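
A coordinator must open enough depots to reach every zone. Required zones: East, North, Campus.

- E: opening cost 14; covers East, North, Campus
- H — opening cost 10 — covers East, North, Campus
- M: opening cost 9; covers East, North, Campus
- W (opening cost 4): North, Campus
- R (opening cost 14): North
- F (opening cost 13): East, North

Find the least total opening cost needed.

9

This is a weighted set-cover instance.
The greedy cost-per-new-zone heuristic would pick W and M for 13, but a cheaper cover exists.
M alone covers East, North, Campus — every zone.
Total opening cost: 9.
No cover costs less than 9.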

=-=-=

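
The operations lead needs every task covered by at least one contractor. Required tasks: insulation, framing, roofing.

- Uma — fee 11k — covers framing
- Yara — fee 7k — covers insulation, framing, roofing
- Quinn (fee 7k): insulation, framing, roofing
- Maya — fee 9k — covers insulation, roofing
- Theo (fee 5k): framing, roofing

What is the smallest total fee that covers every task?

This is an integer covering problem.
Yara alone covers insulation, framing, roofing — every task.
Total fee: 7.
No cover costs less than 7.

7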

=-=-=

**What is expected**:
Provide solely the number of lines in the listing that contain "Required".

**Written answer**:
2